◆ **THE PROBLEM**
Report back every line from the entries below in which the word "telecom" occurs.

╭──

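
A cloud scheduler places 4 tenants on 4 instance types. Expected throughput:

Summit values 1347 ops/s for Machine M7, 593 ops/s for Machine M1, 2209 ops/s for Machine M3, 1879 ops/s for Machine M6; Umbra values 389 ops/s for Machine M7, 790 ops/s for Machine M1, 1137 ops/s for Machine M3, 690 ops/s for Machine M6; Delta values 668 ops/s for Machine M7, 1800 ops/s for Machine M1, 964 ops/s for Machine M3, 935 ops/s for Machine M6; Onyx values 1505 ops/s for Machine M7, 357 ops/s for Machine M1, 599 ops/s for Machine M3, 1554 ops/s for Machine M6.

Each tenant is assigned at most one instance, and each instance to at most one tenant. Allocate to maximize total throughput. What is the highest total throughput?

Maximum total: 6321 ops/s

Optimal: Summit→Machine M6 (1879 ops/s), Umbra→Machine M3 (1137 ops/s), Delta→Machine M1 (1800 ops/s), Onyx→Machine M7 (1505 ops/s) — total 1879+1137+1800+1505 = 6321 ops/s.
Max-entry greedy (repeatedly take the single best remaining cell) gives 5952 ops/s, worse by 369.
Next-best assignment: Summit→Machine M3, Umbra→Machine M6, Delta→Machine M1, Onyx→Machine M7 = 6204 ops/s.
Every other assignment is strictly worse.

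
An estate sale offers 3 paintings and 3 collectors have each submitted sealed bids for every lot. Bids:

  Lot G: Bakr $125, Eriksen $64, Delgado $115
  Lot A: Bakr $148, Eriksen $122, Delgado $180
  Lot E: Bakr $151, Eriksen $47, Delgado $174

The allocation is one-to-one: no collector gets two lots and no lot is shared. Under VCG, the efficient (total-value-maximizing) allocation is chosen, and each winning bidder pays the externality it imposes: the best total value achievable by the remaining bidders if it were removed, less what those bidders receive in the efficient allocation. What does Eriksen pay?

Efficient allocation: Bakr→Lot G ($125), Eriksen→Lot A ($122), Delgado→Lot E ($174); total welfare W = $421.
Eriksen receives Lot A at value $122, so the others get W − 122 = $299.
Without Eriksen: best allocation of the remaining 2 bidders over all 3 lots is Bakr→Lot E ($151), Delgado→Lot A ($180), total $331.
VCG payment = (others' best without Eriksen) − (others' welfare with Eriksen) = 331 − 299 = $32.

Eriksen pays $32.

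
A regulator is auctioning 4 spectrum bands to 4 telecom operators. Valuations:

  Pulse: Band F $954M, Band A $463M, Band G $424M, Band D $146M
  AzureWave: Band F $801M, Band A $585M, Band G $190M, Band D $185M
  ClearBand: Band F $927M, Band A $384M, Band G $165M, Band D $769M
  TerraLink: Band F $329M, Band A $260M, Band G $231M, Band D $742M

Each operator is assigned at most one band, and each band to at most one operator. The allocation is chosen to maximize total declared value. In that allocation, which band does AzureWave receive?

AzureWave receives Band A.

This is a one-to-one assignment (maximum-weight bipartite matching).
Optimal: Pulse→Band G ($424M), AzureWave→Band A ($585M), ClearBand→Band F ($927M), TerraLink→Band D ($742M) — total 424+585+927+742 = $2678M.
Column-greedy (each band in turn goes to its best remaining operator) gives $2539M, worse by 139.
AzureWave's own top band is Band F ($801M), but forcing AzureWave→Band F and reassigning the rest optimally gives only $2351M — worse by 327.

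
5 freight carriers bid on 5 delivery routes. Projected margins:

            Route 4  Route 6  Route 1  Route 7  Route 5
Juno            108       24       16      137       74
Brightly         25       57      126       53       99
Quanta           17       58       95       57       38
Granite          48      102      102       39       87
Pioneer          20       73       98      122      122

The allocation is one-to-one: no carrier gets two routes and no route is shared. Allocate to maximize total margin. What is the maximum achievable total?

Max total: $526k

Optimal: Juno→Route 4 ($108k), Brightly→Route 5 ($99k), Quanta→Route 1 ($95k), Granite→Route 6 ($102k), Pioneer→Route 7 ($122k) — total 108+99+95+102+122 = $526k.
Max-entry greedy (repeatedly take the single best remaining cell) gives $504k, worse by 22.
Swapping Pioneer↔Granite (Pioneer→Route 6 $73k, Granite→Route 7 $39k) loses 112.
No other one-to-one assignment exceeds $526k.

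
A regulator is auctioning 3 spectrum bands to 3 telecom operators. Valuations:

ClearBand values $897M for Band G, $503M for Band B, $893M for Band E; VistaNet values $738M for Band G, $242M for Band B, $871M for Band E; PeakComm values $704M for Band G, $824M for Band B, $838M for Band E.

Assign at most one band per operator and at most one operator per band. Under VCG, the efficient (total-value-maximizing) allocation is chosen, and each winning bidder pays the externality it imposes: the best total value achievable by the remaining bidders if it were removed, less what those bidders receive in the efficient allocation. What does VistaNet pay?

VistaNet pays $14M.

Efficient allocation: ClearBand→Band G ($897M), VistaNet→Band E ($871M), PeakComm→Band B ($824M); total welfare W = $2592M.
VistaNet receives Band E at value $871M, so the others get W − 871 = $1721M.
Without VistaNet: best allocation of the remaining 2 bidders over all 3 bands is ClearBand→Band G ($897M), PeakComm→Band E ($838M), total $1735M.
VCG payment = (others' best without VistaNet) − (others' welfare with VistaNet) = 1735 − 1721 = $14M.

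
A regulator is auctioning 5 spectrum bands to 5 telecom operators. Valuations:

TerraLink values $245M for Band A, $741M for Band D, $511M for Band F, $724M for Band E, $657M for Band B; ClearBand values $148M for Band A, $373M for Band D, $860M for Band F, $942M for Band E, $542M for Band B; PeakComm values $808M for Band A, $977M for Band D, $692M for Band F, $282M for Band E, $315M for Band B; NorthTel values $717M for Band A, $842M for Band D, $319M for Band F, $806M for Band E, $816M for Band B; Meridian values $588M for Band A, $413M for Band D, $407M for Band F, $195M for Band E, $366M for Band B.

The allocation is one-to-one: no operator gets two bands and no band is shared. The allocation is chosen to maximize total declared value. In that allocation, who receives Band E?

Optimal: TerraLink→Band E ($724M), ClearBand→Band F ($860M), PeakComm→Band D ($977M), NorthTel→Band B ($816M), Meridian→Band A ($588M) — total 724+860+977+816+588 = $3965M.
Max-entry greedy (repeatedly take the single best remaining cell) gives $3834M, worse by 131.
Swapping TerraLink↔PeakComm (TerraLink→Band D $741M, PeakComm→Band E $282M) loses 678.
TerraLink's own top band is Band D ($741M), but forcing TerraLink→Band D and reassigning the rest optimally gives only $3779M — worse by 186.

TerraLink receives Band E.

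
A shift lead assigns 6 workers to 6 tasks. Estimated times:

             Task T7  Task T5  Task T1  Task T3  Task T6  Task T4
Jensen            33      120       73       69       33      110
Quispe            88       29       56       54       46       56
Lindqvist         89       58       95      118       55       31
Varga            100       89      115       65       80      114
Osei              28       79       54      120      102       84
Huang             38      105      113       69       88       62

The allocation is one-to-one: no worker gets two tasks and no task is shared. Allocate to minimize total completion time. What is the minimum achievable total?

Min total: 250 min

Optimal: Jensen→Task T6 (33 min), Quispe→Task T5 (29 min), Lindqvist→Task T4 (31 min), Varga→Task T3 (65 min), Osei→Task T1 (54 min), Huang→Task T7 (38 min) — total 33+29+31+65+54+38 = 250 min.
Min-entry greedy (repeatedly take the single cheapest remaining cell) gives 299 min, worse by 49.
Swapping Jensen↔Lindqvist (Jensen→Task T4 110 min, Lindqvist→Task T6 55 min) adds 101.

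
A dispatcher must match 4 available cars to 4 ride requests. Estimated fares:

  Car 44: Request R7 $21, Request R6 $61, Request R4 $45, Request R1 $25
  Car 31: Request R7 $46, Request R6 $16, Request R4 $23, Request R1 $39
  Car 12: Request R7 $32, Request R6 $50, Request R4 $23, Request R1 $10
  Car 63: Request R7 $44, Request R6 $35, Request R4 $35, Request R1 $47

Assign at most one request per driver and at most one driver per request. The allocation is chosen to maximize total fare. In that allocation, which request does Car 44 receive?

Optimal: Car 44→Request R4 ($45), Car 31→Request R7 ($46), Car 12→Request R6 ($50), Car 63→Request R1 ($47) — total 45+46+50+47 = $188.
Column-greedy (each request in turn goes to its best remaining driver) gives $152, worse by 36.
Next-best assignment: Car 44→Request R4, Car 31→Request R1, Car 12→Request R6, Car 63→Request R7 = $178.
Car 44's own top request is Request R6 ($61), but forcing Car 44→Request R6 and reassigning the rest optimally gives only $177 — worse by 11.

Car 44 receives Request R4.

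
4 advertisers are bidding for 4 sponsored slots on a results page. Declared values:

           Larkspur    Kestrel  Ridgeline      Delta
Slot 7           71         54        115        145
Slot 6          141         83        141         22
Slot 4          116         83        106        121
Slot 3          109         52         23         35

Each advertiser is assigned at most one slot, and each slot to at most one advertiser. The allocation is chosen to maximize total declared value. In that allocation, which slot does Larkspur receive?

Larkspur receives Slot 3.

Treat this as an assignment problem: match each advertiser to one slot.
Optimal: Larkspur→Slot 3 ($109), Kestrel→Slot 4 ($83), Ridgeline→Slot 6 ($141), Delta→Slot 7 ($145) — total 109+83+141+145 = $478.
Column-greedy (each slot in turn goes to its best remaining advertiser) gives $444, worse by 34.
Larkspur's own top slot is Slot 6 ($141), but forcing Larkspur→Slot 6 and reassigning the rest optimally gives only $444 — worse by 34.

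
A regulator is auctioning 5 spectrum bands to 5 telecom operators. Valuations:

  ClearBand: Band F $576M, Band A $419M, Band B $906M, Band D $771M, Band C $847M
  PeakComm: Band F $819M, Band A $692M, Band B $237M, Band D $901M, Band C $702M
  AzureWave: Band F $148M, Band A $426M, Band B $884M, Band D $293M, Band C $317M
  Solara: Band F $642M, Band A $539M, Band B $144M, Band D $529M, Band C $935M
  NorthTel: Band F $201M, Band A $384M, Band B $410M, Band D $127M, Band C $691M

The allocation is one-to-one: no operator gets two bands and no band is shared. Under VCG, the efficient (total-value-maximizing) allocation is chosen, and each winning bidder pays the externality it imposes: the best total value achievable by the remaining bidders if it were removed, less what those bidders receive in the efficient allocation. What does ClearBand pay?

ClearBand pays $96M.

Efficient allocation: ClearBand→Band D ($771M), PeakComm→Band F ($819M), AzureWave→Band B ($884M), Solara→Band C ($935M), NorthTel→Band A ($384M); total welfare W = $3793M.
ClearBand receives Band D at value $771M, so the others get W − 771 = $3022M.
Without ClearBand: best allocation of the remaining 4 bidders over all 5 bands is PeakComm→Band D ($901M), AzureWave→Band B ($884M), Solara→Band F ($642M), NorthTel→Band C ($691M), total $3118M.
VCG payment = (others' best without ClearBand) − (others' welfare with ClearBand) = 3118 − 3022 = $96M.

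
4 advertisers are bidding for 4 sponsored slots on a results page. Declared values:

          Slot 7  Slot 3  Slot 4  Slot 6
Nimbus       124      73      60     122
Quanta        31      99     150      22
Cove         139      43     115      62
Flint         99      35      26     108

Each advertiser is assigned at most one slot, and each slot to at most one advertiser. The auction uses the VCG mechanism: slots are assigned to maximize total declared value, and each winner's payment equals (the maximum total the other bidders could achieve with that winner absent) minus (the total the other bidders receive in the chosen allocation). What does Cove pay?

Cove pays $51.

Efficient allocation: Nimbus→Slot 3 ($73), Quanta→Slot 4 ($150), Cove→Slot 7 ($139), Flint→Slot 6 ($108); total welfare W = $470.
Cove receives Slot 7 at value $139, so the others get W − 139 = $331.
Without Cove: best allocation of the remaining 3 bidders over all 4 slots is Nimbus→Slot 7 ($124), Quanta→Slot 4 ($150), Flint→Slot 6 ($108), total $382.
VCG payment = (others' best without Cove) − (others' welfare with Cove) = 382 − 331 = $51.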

╰──

◆ **TASK RESPONSE**
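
A regulator is auctioning 4 spectrum bands to 4 telecom operators. Valuations:
A regulator is auctioning 3 spectrum bands to 3 telecom operators. Valuations:
A regulator is auctioning 5 spectrum bands to 5 telecom operators. Valuations:
A regulator is auctioning 5 spectrum bands to 5 telecom operators. Valuations: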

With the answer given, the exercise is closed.